● **To do**
The stretch wanted below opens at the line containing "What is the percent composition" and closes at the line containing "Actual yield is". Please return it exactly, with no other lines.

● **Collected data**
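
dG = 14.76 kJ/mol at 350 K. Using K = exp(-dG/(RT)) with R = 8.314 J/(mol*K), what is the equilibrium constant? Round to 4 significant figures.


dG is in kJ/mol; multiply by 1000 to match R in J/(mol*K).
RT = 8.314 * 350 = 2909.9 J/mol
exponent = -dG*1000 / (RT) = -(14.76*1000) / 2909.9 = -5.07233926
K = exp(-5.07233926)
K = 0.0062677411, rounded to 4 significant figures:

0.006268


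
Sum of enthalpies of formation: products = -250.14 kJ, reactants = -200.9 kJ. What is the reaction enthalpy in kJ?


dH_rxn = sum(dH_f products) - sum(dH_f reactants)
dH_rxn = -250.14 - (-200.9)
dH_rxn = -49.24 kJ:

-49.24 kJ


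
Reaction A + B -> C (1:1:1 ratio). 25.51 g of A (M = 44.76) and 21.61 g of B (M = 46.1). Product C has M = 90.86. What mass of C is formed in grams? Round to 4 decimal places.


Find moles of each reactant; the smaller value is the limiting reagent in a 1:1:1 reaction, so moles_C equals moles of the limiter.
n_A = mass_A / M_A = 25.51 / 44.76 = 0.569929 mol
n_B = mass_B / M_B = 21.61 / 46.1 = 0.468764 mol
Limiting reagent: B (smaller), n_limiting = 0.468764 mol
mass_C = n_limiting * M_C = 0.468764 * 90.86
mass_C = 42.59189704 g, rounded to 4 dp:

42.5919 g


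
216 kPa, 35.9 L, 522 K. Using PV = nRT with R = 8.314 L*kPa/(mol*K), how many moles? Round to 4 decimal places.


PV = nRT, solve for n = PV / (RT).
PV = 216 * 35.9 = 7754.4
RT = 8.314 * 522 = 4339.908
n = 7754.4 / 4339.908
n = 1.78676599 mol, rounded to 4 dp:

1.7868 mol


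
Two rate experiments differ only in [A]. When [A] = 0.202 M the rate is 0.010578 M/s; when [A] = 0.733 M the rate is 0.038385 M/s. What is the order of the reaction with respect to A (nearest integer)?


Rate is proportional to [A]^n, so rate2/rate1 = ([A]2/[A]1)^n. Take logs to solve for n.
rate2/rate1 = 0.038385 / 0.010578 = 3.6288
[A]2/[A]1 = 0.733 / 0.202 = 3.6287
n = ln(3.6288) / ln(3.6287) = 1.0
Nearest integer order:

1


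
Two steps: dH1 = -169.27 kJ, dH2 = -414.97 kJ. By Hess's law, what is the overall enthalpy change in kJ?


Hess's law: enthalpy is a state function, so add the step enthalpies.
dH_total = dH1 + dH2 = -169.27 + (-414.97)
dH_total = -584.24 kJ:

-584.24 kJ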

---

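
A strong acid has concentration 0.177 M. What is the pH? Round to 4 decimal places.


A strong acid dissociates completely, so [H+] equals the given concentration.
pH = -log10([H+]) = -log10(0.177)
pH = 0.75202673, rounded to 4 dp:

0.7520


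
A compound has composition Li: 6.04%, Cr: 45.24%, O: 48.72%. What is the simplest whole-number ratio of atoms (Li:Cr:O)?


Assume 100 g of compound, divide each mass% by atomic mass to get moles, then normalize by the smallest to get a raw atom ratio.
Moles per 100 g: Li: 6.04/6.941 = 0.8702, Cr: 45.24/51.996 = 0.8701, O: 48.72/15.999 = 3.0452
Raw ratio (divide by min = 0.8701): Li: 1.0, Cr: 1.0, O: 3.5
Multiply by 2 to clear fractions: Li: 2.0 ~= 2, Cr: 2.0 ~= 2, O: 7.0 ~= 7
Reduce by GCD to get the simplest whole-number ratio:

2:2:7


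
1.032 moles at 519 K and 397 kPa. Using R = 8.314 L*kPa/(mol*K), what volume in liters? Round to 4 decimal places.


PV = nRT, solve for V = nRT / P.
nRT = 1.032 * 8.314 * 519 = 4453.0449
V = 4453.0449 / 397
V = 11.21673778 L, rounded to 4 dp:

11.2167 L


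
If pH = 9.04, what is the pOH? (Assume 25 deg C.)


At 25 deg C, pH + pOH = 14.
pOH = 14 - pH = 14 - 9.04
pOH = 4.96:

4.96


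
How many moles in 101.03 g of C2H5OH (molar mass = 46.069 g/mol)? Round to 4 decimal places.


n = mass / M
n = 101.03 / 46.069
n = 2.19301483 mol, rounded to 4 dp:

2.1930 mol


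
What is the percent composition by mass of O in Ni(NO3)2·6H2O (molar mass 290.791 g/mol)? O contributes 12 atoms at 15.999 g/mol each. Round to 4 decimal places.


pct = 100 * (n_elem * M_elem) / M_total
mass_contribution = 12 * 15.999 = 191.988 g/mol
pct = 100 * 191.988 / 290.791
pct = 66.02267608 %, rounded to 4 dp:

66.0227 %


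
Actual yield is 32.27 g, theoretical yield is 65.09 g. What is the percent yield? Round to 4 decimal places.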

● **Solution for this task**
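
What is the percent composition by mass of O in Ni(NO3)2·6H2O (molar mass 290.791 g/mol)? O contributes 12 atoms at 15.999 g/mol each. Round to 4 decimal places.


pct = 100 * (n_elem * M_elem) / M_total
mass_contribution = 12 * 15.999 = 191.988 g/mol
pct = 100 * 191.988 / 290.791
pct = 66.02267608 %, rounded to 4 dp:

66.0227 %


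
Actual yield is 32.27 g, theoretical yield is 65.09 g. What is the percent yield? Round to 4 decimal places.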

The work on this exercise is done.